▶ MATERIAL PROVIDED:
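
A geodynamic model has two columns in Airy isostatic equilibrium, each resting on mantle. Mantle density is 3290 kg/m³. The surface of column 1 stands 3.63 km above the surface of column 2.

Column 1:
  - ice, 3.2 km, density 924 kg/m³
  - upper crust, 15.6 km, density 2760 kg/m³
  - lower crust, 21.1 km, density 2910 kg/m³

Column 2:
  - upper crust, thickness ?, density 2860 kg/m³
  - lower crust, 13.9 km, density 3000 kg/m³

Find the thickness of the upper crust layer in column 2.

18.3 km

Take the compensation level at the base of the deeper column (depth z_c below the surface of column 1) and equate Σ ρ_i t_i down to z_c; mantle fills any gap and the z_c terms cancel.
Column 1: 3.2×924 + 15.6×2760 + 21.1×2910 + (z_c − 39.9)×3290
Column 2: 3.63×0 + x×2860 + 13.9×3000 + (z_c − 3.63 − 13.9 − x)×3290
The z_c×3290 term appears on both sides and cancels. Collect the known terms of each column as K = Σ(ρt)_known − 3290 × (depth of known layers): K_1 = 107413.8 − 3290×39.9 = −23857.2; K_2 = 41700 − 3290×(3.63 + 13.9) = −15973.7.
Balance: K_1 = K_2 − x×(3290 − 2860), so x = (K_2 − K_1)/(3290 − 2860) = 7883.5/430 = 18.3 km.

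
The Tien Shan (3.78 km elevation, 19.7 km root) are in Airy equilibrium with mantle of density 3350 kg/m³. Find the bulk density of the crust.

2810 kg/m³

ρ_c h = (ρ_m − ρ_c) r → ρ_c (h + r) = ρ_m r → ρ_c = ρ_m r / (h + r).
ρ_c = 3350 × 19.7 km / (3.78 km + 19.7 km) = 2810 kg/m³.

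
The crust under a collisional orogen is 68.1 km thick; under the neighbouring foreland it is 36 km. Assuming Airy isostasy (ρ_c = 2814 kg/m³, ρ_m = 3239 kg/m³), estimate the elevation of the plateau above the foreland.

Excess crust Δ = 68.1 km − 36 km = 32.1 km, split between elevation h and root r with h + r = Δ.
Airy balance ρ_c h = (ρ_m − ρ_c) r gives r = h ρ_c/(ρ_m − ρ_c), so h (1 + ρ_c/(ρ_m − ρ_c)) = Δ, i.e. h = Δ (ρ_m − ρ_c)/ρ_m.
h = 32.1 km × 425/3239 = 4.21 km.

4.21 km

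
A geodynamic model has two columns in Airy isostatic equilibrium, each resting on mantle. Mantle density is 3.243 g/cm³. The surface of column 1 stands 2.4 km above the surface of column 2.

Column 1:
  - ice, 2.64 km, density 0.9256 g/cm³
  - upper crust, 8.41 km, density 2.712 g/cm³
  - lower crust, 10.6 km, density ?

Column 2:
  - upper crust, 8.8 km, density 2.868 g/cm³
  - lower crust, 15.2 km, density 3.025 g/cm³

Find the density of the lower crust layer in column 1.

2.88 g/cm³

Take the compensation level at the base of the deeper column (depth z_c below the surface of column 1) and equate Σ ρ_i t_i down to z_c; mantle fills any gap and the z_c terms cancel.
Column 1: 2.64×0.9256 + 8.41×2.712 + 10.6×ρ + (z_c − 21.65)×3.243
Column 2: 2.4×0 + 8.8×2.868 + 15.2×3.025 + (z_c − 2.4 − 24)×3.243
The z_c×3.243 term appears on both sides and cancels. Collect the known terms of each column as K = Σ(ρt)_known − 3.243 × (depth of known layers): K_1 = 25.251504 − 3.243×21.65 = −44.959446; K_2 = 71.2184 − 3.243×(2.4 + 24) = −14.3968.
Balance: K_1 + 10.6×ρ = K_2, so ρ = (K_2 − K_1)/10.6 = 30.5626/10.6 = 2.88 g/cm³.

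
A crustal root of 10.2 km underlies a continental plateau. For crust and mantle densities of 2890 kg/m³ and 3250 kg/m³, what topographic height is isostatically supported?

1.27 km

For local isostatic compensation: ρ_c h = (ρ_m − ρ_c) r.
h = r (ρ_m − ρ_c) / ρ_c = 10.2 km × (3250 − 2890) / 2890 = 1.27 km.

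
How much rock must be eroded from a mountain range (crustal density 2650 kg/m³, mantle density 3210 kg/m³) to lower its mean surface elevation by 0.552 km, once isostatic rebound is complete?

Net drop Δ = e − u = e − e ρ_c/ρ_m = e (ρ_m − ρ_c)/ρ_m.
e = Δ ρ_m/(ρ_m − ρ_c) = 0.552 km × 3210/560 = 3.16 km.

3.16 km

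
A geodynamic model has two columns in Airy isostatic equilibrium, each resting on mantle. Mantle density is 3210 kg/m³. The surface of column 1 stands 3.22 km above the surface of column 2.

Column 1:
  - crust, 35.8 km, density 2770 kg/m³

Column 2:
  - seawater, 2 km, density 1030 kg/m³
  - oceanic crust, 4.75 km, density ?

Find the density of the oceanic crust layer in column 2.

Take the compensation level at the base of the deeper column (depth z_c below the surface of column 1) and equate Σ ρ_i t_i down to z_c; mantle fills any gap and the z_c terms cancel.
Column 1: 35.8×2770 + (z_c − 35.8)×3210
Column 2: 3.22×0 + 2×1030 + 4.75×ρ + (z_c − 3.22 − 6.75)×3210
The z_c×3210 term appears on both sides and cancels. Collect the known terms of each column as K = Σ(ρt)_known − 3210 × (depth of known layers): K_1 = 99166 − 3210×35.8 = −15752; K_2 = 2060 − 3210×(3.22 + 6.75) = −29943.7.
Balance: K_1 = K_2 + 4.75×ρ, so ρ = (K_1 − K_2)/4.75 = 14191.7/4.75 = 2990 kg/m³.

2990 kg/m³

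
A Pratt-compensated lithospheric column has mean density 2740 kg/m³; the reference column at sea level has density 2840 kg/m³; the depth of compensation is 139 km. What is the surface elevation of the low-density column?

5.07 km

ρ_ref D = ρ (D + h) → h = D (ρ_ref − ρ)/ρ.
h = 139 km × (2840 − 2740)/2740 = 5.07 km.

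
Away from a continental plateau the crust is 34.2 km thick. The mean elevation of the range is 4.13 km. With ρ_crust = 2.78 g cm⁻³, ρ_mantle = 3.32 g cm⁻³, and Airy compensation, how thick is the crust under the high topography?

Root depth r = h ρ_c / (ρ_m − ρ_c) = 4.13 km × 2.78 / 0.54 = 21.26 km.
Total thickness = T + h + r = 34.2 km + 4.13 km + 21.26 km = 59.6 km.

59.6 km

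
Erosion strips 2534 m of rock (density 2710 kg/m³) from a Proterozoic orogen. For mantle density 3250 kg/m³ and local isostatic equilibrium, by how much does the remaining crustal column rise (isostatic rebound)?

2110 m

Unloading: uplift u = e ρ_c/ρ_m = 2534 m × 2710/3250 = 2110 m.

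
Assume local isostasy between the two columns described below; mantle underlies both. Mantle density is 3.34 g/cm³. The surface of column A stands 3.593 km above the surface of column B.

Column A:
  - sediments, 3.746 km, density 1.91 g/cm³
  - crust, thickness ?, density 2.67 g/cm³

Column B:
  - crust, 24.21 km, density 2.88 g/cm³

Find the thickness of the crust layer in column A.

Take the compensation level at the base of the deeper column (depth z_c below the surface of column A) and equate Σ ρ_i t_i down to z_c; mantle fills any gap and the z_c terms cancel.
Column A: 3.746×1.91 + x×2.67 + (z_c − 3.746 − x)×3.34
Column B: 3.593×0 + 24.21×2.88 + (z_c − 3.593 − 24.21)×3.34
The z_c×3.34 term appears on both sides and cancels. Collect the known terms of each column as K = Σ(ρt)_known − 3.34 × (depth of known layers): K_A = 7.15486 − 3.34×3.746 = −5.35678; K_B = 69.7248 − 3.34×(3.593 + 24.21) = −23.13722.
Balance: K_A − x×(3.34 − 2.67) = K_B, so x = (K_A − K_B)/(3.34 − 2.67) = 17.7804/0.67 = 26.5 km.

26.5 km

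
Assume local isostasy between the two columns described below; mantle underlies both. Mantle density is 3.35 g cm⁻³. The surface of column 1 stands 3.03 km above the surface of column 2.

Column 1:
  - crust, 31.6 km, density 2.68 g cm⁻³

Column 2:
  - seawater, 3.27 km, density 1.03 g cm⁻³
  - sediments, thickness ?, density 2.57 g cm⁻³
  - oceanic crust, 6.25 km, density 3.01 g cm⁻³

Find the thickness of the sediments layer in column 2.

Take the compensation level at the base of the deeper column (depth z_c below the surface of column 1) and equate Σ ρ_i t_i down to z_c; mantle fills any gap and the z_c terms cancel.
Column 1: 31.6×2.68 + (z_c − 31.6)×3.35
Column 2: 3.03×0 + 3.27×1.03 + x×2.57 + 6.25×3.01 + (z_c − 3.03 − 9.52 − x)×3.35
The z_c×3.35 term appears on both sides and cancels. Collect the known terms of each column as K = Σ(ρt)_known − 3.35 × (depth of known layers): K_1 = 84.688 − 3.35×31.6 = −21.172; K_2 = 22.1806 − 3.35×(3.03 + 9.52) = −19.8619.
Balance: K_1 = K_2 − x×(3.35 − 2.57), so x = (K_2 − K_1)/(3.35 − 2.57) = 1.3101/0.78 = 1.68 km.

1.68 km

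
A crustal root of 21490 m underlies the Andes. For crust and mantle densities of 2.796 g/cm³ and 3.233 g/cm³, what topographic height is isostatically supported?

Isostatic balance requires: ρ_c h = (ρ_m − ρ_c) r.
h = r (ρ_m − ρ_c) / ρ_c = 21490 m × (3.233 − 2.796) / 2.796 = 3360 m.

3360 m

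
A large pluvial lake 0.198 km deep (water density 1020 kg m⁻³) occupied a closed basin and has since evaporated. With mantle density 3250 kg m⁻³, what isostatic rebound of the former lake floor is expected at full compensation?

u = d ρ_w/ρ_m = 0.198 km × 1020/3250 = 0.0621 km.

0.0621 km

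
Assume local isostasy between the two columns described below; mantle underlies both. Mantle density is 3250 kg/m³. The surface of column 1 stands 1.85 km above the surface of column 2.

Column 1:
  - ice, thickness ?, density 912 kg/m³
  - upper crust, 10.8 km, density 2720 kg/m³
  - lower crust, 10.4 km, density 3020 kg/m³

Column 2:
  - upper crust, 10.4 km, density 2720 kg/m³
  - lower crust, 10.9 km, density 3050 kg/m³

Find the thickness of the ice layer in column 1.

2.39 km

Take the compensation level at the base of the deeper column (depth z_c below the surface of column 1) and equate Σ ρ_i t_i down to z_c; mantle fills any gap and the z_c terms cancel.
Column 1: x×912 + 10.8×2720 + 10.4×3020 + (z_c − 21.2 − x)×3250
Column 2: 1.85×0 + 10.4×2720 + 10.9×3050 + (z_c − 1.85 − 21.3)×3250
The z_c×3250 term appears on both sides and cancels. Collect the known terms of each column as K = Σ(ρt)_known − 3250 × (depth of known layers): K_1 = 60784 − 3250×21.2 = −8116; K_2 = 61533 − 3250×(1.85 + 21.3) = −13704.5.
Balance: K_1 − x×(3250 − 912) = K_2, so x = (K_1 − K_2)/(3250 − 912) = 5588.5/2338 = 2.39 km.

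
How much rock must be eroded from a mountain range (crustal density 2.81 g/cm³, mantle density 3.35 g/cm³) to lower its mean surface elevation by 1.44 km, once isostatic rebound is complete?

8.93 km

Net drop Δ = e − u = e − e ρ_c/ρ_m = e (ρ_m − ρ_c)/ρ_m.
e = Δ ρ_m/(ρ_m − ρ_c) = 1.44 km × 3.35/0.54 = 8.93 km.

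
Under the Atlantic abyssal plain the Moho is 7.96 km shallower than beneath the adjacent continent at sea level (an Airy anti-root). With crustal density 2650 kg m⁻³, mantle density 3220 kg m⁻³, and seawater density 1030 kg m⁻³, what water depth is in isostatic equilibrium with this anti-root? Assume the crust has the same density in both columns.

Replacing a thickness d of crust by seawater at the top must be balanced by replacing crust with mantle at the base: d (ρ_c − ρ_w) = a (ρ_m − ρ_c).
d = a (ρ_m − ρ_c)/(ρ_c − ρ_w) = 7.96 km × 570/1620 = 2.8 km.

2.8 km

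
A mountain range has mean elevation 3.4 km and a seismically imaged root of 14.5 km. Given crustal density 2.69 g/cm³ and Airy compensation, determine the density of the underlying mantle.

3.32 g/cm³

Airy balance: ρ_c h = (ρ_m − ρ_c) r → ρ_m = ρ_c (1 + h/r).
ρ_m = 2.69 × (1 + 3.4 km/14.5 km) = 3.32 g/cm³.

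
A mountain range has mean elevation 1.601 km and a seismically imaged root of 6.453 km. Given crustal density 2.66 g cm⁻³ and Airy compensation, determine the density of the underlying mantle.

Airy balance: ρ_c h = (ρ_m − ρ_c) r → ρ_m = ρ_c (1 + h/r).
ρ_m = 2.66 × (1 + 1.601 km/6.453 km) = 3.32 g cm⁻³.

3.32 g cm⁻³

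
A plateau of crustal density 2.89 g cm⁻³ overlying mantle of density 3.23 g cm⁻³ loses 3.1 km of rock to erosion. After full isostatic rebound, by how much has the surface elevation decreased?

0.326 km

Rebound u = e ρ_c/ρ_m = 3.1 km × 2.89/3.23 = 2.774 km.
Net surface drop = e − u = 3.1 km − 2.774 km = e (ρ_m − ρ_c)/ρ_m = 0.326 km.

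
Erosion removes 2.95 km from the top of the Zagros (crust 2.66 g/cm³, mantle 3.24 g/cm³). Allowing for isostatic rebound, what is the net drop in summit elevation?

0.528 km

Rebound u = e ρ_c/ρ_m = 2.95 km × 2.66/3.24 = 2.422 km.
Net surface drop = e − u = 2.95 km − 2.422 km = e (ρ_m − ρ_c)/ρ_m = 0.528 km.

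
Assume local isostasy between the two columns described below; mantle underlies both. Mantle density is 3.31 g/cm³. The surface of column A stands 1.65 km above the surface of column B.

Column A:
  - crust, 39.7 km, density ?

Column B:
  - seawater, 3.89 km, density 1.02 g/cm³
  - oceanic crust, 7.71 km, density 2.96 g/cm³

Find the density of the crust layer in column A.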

▶ REQUIRED ACTION:
Having found the line with "- seawater, 3.89 km, density 1.02 g/cm³", please set it down along with every line after it through the end of the material above, exactly and with nothing added.

▶ SOLUTION FOR THIS PROBLEM:
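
  - seawater, 3.89 km, density 1.02 g/cm³
  - oceanic crust, 7.71 km, density 2.96 g/cm³

Find the density of the crust layer in column A.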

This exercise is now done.